(Entries taken from a collection)
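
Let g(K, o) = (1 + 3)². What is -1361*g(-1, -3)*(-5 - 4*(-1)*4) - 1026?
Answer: -240562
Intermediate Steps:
g(K, o) = 16 (g(K, o) = 4² = 16)
-1361*g(-1, -3)*(-5 - 4*(-1)*4) - 1026 = -21776*(-5 - 4*(-1)*4) - 1026 = -21776*(-5 + 4*4) - 1026 = -21776*(-5 + 16) - 1026 = -21776*11 - 1026 = -1361*176 - 1026 = -239536 - 1026 = -240562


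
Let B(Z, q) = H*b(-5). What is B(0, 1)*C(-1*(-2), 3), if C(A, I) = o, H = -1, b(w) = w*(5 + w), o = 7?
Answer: 0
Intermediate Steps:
B(Z, q) = 0 (B(Z, q) = -(-5)*(5 - 5) = -(-5)*0 = -1*0 = 0)
C(A, I) = 7
B(0, 1)*C(-1*(-2), 3) = 0*7 = 0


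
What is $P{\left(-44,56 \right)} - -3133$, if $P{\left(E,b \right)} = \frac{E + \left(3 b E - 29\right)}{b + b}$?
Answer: $\frac{343431}{112} \approx 3066.3$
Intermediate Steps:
$P{\left(E,b \right)} = \frac{-29 + E + 3 E b}{2 b}$ ($P{\left(E,b \right)} = \frac{E + \left(3 E b - 29\right)}{2 b} = \left(E + \left(-29 + 3 E b\right)\right) \frac{1}{2 b} = \left(-29 + E + 3 E b\right) \frac{1}{2 b} = \frac{-29 + E + 3 E b}{2 b}$)
$P{\left(-44,56 \right)} - -3133 = \frac{-29 - 44 + 3 \left(-44\right) 56}{2 \cdot 56} - -3133 = \frac{1}{2} \cdot \frac{1}{56} \left(-29 - 44 - 7392\right) + 3133 = \frac{1}{2} \cdot \frac{1}{56} \left(-7465\right) + 3133 = - \frac{7465}{112} + 3133 = \frac{343431}{112}$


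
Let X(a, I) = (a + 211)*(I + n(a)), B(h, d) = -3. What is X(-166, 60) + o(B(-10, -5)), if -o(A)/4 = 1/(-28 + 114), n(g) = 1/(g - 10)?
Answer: 20431313/7568 ≈ 2699.7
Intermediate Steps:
n(g) = 1/(-10 + g)
o(A) = -2/43 (o(A) = -4/(-28 + 114) = -4/86 = -4*1/86 = -2/43)
X(a, I) = (211 + a)*(I + 1/(-10 + a)) (X(a, I) = (a + 211)*(I + 1/(-10 + a)) = (211 + a)*(I + 1/(-10 + a)))
X(-166, 60) + o(B(-10, -5)) = (211 - 166 + 60*(-10 - 166)*(211 - 166))/(-10 - 166) - 2/43 = (211 - 166 + 60*(-176)*45)/(-176) - 2/43 = -(211 - 166 - 475200)/176 - 2/43 = -1/176*(-475155) - 2/43 = 475155/176 - 2/43 = 20431313/7568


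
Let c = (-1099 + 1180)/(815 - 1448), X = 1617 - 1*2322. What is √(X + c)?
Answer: I*√31393002/211 ≈ 26.554*I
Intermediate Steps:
X = -705 (X = 1617 - 2322 = -705)
c = -27/211 (c = 81/(-633) = 81*(-1/633) = -27/211 ≈ -0.12796)
√(X + c) = √(-705 - 27/211) = √(-148782/211) = I*√31393002/211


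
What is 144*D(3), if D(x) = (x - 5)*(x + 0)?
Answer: -864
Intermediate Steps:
D(x) = x*(-5 + x) (D(x) = (-5 + x)*x = x*(-5 + x))
144*D(3) = 144*(3*(-5 + 3)) = 144*(3*(-2)) = 144*(-6) = -864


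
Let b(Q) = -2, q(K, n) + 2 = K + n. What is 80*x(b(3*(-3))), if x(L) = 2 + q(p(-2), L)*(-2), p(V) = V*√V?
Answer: 800 + 320*I*√2 ≈ 800.0 + 452.55*I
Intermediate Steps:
p(V) = V^(3/2)
q(K, n) = -2 + K + n (q(K, n) = -2 + (K + n) = -2 + K + n)
x(L) = 6 - 2*L + 4*I*√2 (x(L) = 2 + (-2 + (-2)^(3/2) + L)*(-2) = 2 + (-2 - 2*I*√2 + L)*(-2) = 2 + (-2 + L - 2*I*√2)*(-2) = 2 + (4 - 2*L + 4*I*√2) = 6 - 2*L + 4*I*√2)
80*x(b(3*(-3))) = 80*(6 - 2*(-2) + 4*I*√2) = 80*(6 + 4 + 4*I*√2) = 80*(10 + 4*I*√2) = 800 + 320*I*√2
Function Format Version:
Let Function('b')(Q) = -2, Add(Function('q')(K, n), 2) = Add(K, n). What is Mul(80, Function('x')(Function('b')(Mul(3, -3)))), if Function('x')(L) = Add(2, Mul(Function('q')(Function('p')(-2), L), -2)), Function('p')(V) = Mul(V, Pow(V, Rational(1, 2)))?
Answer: Add(800, Mul(320, I, Pow(2, Rational(1, 2)))) ≈ Add(800.00, Mul(452.55, I))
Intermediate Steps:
Function('p')(V) = Pow(V, Rational(3, 2))
Function('q')(K, n) = Add(-2, K, n) (Function('q')(K, n) = Add(-2, Add(K, n)) = Add(-2, K, n))
Function('x')(L) = Add(6, Mul(-2, L), Mul(4, I, Pow(2, Rational(1, 2)))) (Function('x')(L) = Add(2, Mul(Add(-2, Pow(-2, Rational(3, 2)), L), -2)) = Add(2, Mul(Add(-2, Mul(-2, I, Pow(2, Rational(1, 2))), L), -2)) = Add(2, Mul(Add(-2, L, Mul(-2, I, Pow(2, Rational(1, 2)))), -2)) = Add(2, Add(4, Mul(-2, L), Mul(4, I, Pow(2, Rational(1, 2))))) = Add(6, Mul(-2, L), Mul(4, I, Pow(2, Rational(1, 2)))))
Mul(80, Function('x')(Function('b')(Mul(3, -3)))) = Mul(80, Add(6, Mul(-2, -2), Mul(4, I, Pow(2, Rational(1, 2))))) = Mul(80, Add(6, 4, Mul(4, I, Pow(2, Rational(1, 2))))) = Mul(80, Add(10, Mul(4, I, Pow(2, Rational(1, 2))))) = Add(800, Mul(320, I, Pow(2, Rational(1, 2))))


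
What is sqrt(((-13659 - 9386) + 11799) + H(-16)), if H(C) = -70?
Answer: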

● Aim of the exercise
Return the entries above in full and exactly as written.

● Solution to this exercise
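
Let g(K, o) = (1 + 3)². What is -1361*g(-1, -3)*(-5 - 4*(-1)*4) - 1026?
Answer: -240562
Intermediate Steps:
g(K, o) = 16 (g(K, o) = 4² = 16)
-1361*g(-1, -3)*(-5 - 4*(-1)*4) - 1026 = -21776*(-5 - 4*(-1)*4) - 1026 = -21776*(-5 + 4*4) - 1026 = -21776*(-5 + 16) - 1026 = -21776*11 - 1026 = -1361*176 - 1026 = -239536 - 1026 = -240562


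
Let B(Z, q) = H*b(-5). What is B(0, 1)*C(-1*(-2), 3), if C(A, I) = o, H = -1, b(w) = w*(5 + w), o = 7?
Answer: 0
Intermediate Steps:
B(Z, q) = 0 (B(Z, q) = -(-5)*(5 - 5) = -(-5)*0 = -1*0 = 0)
C(A, I) = 7
B(0, 1)*C(-1*(-2), 3) = 0*7 = 0


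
What is $P{\left(-44,56 \right)} - -3133$, if $P{\left(E,b \right)} = \frac{E + \left(3 b E - 29\right)}{b + b}$?
Answer: $\frac{343431}{112} \approx 3066.3$
Intermediate Steps:
$P{\left(E,b \right)} = \frac{-29 + E + 3 E b}{2 b}$ ($P{\left(E,b \right)} = \frac{E + \left(3 E b - 29\right)}{2 b} = \left(E + \left(-29 + 3 E b\right)\right) \frac{1}{2 b} = \left(-29 + E + 3 E b\right) \frac{1}{2 b} = \frac{-29 + E + 3 E b}{2 b}$)
$P{\left(-44,56 \right)} - -3133 = \frac{-29 - 44 + 3 \left(-44\right) 56}{2 \cdot 56} - -3133 = \frac{1}{2} \cdot \frac{1}{56} \left(-29 - 44 - 7392\right) + 3133 = \frac{1}{2} \cdot \frac{1}{56} \left(-7465\right) + 3133 = - \frac{7465}{112} + 3133 = \frac{343431}{112}$


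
Let X(a, I) = (a + 211)*(I + n(a)), B(h, d) = -3. What is X(-166, 60) + o(B(-10, -5)), if -o(A)/4 = 1/(-28 + 114), n(g) = 1/(g - 10)?
Answer: 20431313/7568 ≈ 2699.7
Intermediate Steps:
n(g) = 1/(-10 + g)
o(A) = -2/43 (o(A) = -4/(-28 + 114) = -4/86 = -4*1/86 = -2/43)
X(a, I) = (211 + a)*(I + 1/(-10 + a)) (X(a, I) = (a + 211)*(I + 1/(-10 + a)) = (211 + a)*(I + 1/(-10 + a)))
X(-166, 60) + o(B(-10, -5)) = (211 - 166 + 60*(-10 - 166)*(211 - 166))/(-10 - 166) - 2/43 = (211 - 166 + 60*(-176)*45)/(-176) - 2/43 = -(211 - 166 - 475200)/176 - 2/43 = -1/176*(-475155) - 2/43 = 475155/176 - 2/43 = 20431313/7568


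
Let c = (-1099 + 1180)/(815 - 1448), X = 1617 - 1*2322. What is √(X + c)?
Answer: I*√31393002/211 ≈ 26.554*I
Intermediate Steps:
X = -705 (X = 1617 - 2322 = -705)
c = -27/211 (c = 81/(-633) = 81*(-1/633) = -27/211 ≈ -0.12796)
√(X + c) = √(-705 - 27/211) = √(-148782/211) = I*√31393002/211


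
What is 144*D(3), if D(x) = (x - 5)*(x + 0)?
Answer: -864
Intermediate Steps:
D(x) = x*(-5 + x) (D(x) = (-5 + x)*x = x*(-5 + x))
144*D(3) = 144*(3*(-5 + 3)) = 144*(3*(-2)) = 144*(-6) = -864


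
Let b(Q) = -2, q(K, n) + 2 = K + n. What is 80*x(b(3*(-3))), if x(L) = 2 + q(p(-2), L)*(-2), p(V) = V*√V?
Answer: 800 + 320*I*√2 ≈ 800.0 + 452.55*I
Intermediate Steps:
p(V) = V^(3/2)
q(K, n) = -2 + K + n (q(K, n) = -2 + (K + n) = -2 + K + n)
x(L) = 6 - 2*L + 4*I*√2 (x(L) = 2 + (-2 + (-2)^(3/2) + L)*(-2) = 2 + (-2 - 2*I*√2 + L)*(-2) = 2 + (-2 + L - 2*I*√2)*(-2) = 2 + (4 - 2*L + 4*I*√2) = 6 - 2*L + 4*I*√2)
80*x(b(3*(-3))) = 80*(6 - 2*(-2) + 4*I*√2) = 80*(6 + 4 + 4*I*√2) = 80*(10 + 4*I*√2) = 800 + 320*I*√2
Function Format Version:
Let Function('b')(Q) = -2, Add(Function('q')(K, n), 2) = Add(K, n). What is Mul(80, Function('x')(Function('b')(Mul(3, -3)))), if Function('x')(L) = Add(2, Mul(Function('q')(Function('p')(-2), L), -2)), Function('p')(V) = Mul(V, Pow(V, Rational(1, 2)))?
Answer: Add(800, Mul(320, I, Pow(2, Rational(1, 2)))) ≈ Add(800.00, Mul(452.55, I))
Intermediate Steps:
Function('p')(V) = Pow(V, Rational(3, 2))
Function('q')(K, n) = Add(-2, K, n) (Function('q')(K, n) = Add(-2, Add(K, n)) = Add(-2, K, n))
Function('x')(L) = Add(6, Mul(-2, L), Mul(4, I, Pow(2, Rational(1, 2)))) (Function('x')(L) = Add(2, Mul(Add(-2, Pow(-2, Rational(3, 2)), L), -2)) = Add(2, Mul(Add(-2, Mul(-2, I, Pow(2, Rational(1, 2))), L), -2)) = Add(2, Mul(Add(-2, L, Mul(-2, I, Pow(2, Rational(1, 2)))), -2)) = Add(2, Add(4, Mul(-2, L), Mul(4, I, Pow(2, Rational(1, 2))))) = Add(6, Mul(-2, L), Mul(4, I, Pow(2, Rational(1, 2)))))
Mul(80, Function('x')(Function('b')(Mul(3, -3)))) = Mul(80, Add(6, Mul(-2, -2), Mul(4, I, Pow(2, Rational(1, 2))))) = Mul(80, Add(6, 4, Mul(4, I, Pow(2, Rational(1, 2))))) = Mul(80, Add(10, Mul(4, I, Pow(2, Rational(1, 2))))) = Add(800, Mul(320, I, Pow(2, Rational(1, 2))))


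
What is sqrt(((-13659 - 9386) + 11799) + H(-16)), if H(C) = -70?
Answer: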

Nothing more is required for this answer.